## Task input
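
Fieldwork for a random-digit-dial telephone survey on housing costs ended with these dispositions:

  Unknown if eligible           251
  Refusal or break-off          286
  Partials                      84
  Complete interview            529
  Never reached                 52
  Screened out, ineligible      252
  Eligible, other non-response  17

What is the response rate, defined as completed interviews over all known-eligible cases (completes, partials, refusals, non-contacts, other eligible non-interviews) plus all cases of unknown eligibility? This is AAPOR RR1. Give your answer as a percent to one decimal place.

43.4%

Numerator = 529
Base = 529 + 84 + 286 + 52 + 17 + 251 = 1219
RR1 = 529 / 1219 = 0.4340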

## Work item
Reproduce the data, keeping every line exactly the same.

## Output for this task
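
Fieldwork for a random-digit-dial telephone survey on housing costs ended with these dispositions:

  Unknown if eligible           251
  Refusal or break-off          286
  Partials                      84
  Complete interview            529
  Never reached                 52
  Screened out, ineligible      252
  Eligible, other non-response  17

What is the response rate, defined as completed interviews over all known-eligible cases (completes, partials, refusals, non-contacts, other eligible non-interviews) plus all cases of unknown eligibility? This is AAPOR RR1. Give your answer as a percent to one decimal place.

43.4%

Numerator = 529
Base = 529 + 84 + 286 + 52 + 17 + 251 = 1219
RR1 = 529 / 1219 = 0.4340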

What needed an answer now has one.